ACTIVITY ▸ Retype exactly the stretch of lines that begins at the line containing "Diammonium phosphate (18–46–0)" and ends at the last line of the data, with no other lines.

#### EXTRACTED RECORDS

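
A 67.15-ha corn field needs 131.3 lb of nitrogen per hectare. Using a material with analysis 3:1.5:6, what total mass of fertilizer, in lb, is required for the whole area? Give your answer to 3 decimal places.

Product per hectare = 131.3 / 3% = 4376.67 lb.
Total product = 4376.67 × 67.15 = 293893.1667 lb.

293893.167 lb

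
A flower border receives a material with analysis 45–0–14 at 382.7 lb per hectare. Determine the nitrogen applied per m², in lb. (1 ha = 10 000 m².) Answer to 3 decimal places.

0.017 lb N per sq m

nitrogen per hectare = 382.7 × 45% = 172.215 lb.
Convert to per m²: 172.215 × 0.0001 = 0.0172215 lb.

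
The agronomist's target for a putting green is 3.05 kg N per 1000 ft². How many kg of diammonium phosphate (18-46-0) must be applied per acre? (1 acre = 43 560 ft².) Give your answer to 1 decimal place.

Product per 1000 ft² = 3.05 / 18% = 16.9444 kg.
Convert to per acre: 16.9444 × 43.56 = 738.1 kg.

738.1 kg of product per acre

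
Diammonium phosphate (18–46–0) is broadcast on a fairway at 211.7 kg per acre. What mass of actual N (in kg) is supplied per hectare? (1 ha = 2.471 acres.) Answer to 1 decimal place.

nitrogen per acre = 211.7 × 18% = 38.106 kg.
Convert to per hectare: 38.106 × 2.471 = 94.1599 kg.

94.2 kg N per hectare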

########

EXPECTED ANSWER ▸
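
Diammonium phosphate (18–46–0) is broadcast on a fairway at 211.7 kg per acre. What mass of actual N (in kg) is supplied per hectare? (1 ha = 2.471 acres.) Answer to 1 decimal place.

nitrogen per acre = 211.7 × 18% = 38.106 kg.
Convert to per hectare: 38.106 × 2.471 = 94.1599 kg.

94.2 kg N per hectare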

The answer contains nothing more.